> [Input material]:
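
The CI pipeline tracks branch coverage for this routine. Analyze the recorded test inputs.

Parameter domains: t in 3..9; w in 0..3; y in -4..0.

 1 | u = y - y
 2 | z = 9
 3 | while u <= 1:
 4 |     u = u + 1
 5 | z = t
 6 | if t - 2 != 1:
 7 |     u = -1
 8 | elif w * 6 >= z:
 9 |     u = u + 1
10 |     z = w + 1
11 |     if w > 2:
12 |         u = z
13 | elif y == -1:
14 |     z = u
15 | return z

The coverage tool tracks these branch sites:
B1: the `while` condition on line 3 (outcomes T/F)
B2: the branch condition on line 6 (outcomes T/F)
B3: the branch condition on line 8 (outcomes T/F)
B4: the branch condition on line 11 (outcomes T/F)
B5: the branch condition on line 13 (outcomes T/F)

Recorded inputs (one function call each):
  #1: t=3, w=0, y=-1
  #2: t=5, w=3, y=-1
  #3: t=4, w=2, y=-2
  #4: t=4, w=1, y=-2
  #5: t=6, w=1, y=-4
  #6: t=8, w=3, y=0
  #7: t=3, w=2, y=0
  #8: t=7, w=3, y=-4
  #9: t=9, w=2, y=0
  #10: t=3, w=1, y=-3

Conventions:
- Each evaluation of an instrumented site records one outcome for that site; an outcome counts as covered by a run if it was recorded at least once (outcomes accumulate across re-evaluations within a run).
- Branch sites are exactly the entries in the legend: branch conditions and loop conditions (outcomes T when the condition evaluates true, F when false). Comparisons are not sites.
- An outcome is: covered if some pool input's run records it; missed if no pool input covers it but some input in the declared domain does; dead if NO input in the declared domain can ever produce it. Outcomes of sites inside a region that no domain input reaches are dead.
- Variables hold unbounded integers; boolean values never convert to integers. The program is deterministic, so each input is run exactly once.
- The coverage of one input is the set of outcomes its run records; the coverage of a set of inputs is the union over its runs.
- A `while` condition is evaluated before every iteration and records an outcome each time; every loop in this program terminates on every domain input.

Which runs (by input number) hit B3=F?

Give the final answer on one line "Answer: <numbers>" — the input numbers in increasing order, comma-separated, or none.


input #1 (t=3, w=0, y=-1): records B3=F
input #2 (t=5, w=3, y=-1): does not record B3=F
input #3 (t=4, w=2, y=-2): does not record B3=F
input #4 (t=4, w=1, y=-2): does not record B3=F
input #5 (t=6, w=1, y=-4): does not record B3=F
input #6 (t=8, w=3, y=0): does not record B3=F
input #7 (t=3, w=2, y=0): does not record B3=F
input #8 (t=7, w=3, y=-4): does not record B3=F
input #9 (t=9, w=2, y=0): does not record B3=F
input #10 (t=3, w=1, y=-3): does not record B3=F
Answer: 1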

> [Problem to work on]:
Respond with a single number: the count of lines in the entries above that contain the string "program".

> [Output for this task]:
2